*The task*
Please reproduce, exactly and with nothing added, the line containing "A collectible card set consists of 13" and every line after it to the end of the records.

(Extracted records)
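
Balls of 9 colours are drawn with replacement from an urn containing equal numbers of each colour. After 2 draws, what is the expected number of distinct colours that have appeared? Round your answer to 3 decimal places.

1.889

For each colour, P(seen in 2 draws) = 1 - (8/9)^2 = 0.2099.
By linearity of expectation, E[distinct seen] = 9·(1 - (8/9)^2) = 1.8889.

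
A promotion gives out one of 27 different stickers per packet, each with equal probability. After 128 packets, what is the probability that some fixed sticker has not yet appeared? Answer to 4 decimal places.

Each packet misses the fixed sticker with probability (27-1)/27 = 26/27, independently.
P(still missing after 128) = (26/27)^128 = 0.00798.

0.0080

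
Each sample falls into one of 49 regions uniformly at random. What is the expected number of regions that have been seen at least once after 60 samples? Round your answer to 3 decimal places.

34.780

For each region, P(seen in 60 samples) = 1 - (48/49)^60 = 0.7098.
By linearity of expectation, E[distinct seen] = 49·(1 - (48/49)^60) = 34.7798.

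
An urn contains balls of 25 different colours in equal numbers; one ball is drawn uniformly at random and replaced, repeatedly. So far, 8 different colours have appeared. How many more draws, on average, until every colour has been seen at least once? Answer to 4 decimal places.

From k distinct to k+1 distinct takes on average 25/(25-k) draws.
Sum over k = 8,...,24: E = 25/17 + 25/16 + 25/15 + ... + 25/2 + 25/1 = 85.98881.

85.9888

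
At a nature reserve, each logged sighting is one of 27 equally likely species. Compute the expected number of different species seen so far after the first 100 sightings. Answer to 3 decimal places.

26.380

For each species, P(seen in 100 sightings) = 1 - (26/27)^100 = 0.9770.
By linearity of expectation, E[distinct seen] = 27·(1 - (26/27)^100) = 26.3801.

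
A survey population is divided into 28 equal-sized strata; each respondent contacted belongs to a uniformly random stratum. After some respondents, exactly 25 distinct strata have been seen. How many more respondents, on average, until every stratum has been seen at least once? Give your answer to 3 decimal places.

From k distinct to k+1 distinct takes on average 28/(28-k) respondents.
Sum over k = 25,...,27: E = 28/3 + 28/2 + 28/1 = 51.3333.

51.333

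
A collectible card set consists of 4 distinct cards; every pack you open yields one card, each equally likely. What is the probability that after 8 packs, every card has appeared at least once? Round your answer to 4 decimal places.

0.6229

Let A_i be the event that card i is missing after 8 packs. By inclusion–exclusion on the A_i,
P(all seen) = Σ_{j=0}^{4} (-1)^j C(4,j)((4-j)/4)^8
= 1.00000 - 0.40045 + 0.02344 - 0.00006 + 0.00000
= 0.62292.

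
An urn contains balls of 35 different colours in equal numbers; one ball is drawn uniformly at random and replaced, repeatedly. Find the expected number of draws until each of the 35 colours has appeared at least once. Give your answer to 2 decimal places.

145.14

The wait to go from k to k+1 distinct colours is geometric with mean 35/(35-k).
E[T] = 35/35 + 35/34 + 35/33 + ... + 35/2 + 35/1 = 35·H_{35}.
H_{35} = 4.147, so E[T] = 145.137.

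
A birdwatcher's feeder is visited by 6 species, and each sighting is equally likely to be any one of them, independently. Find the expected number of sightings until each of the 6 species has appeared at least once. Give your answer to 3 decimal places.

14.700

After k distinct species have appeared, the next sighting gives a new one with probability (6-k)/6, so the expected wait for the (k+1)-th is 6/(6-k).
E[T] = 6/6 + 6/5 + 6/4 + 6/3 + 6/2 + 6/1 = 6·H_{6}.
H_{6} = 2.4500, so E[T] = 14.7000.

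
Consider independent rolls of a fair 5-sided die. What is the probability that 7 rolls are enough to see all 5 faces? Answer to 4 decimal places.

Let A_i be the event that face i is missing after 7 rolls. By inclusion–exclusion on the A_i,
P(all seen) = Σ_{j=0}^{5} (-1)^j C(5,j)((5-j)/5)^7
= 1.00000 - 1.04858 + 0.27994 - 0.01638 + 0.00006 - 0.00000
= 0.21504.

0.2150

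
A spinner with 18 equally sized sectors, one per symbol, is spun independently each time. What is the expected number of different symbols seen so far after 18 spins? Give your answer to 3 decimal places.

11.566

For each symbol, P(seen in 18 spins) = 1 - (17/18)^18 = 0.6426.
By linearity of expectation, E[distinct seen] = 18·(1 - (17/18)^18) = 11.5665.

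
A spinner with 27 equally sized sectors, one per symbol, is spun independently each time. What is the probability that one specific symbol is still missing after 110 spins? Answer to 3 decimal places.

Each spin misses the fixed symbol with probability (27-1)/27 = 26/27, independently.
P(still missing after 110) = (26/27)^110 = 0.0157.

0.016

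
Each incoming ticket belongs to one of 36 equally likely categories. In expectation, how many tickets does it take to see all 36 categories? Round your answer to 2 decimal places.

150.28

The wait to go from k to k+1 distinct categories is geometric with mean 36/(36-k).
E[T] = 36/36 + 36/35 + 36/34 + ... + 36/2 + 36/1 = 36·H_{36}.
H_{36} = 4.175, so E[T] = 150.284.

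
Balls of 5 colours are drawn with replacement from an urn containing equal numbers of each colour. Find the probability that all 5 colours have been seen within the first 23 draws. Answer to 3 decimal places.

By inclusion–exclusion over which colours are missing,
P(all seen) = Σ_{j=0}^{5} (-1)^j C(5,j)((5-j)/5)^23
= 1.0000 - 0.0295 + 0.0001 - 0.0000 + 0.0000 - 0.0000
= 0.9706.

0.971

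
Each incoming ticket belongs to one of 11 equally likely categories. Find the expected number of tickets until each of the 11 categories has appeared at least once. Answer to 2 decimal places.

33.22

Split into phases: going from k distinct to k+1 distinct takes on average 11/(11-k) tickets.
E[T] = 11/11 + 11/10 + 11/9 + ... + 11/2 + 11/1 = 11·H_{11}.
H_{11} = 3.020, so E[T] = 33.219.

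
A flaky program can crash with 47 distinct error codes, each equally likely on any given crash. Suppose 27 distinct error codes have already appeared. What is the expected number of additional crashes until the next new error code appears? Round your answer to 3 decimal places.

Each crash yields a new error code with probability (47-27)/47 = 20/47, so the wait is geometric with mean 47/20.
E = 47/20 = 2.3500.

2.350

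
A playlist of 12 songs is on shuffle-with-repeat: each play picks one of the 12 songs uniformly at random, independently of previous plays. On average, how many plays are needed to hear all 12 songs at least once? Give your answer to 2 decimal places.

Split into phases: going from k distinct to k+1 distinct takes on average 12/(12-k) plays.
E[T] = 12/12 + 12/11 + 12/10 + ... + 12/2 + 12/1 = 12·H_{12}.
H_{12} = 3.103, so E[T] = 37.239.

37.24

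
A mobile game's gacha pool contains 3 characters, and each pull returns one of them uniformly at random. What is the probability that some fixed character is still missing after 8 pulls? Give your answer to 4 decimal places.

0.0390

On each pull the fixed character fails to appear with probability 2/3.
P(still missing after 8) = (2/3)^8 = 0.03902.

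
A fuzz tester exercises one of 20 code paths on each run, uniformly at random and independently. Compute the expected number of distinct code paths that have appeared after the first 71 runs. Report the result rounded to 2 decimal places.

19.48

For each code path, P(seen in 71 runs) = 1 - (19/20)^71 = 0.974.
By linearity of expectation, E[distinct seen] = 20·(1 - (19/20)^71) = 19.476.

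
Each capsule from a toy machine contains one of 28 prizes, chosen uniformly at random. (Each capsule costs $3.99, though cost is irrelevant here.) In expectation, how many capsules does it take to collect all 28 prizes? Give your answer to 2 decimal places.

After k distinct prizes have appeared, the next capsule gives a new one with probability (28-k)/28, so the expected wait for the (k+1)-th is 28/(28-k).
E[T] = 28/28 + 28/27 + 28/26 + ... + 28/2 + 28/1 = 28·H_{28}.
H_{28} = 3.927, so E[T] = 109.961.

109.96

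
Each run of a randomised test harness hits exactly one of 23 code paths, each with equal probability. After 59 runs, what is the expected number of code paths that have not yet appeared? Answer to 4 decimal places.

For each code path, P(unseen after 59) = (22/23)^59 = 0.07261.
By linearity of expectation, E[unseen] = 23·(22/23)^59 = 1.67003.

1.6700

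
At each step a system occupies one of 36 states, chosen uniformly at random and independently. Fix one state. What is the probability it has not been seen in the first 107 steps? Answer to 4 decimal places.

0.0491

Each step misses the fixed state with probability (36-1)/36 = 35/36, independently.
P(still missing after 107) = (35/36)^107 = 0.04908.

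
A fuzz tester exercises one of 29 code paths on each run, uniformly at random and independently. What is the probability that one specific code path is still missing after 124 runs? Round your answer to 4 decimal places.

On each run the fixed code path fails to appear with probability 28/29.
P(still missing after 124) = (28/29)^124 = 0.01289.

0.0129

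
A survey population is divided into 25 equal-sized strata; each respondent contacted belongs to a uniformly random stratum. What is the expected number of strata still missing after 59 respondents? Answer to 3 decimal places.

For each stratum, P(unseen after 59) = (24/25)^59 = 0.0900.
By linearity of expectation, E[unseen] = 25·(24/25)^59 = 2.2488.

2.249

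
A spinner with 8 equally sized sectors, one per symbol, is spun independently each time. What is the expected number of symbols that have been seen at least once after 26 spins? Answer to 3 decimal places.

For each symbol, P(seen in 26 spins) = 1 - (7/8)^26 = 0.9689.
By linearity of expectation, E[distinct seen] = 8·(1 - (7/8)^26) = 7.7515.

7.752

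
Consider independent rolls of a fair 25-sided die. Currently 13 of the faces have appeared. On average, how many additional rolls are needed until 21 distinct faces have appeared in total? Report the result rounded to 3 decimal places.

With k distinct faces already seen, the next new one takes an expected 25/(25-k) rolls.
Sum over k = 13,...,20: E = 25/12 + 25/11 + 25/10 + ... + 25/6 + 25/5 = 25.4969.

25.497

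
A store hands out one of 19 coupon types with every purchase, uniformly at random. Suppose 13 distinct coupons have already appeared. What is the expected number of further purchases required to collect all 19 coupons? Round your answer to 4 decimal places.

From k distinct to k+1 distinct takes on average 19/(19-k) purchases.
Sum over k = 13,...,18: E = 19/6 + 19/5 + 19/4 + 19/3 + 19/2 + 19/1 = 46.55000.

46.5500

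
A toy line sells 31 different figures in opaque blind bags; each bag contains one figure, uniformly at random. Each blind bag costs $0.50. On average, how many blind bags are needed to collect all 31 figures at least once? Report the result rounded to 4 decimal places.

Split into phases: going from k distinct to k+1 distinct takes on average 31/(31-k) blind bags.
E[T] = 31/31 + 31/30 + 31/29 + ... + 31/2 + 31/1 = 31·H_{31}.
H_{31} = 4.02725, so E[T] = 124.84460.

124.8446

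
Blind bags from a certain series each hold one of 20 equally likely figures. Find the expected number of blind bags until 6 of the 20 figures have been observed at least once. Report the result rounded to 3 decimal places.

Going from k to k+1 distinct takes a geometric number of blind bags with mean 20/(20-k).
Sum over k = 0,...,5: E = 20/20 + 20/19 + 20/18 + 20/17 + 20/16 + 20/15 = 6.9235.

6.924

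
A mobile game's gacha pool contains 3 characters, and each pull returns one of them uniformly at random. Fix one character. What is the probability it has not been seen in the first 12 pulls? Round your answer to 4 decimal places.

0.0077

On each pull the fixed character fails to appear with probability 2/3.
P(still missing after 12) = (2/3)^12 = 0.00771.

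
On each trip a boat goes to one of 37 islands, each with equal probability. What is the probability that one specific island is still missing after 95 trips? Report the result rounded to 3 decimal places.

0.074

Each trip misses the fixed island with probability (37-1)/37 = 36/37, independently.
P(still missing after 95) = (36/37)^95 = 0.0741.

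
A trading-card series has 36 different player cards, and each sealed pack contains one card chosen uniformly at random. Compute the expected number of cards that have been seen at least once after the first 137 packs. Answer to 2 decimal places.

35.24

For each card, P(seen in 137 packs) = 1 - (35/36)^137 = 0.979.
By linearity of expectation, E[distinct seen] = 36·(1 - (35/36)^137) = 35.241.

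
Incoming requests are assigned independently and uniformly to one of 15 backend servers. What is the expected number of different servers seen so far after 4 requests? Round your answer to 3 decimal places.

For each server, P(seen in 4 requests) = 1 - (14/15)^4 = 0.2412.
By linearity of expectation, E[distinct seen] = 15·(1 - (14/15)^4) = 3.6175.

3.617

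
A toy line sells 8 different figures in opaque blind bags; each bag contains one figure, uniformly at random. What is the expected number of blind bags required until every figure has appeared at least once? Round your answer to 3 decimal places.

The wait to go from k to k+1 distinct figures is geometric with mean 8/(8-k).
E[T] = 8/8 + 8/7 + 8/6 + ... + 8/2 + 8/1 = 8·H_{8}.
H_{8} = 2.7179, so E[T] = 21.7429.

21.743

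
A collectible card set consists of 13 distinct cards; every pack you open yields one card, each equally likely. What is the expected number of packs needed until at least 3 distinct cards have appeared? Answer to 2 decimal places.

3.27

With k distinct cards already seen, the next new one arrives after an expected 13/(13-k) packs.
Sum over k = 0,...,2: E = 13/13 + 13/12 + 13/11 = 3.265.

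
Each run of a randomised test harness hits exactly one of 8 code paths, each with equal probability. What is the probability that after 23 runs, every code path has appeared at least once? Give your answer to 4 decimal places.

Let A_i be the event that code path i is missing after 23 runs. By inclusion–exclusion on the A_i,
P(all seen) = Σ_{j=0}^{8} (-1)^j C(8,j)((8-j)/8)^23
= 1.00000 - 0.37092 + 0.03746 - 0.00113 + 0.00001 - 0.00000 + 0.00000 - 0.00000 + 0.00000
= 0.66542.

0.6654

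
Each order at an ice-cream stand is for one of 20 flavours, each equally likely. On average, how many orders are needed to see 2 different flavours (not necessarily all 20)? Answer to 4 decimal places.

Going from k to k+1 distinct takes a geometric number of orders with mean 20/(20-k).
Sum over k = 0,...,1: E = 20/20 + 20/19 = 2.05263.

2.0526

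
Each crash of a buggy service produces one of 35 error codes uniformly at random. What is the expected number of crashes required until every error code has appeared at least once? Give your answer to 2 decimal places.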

*Result*
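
A collectible card set consists of 13 distinct cards; every pack you open yields one card, each equally likely. What is the expected number of packs needed until at least 3 distinct cards have appeared? Answer to 2 decimal places.

3.27

With k distinct cards already seen, the next new one arrives after an expected 13/(13-k) packs.
Sum over k = 0,...,2: E = 13/13 + 13/12 + 13/11 = 3.265.

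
Each run of a randomised test harness hits exactly one of 8 code paths, each with equal probability. What is the probability that after 23 runs, every code path has appeared at least once? Give your answer to 4 decimal places.

Let A_i be the event that code path i is missing after 23 runs. By inclusion–exclusion on the A_i,
P(all seen) = Σ_{j=0}^{8} (-1)^j C(8,j)((8-j)/8)^23
= 1.00000 - 0.37092 + 0.03746 - 0.00113 + 0.00001 - 0.00000 + 0.00000 - 0.00000 + 0.00000
= 0.66542.

0.6654

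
Each order at an ice-cream stand is for one of 20 flavours, each equally likely. On average, how many orders are needed to see 2 different flavours (not necessarily all 20)? Answer to 4 decimal places.

Going from k to k+1 distinct takes a geometric number of orders with mean 20/(20-k).
Sum over k = 0,...,1: E = 20/20 + 20/19 = 2.05263.

2.0526

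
Each crash of a buggy service produces one of 35 error codes uniformly at random. What is the expected number of crashes required until every error code has appeared at least once? Give your answer to 2 decimal places.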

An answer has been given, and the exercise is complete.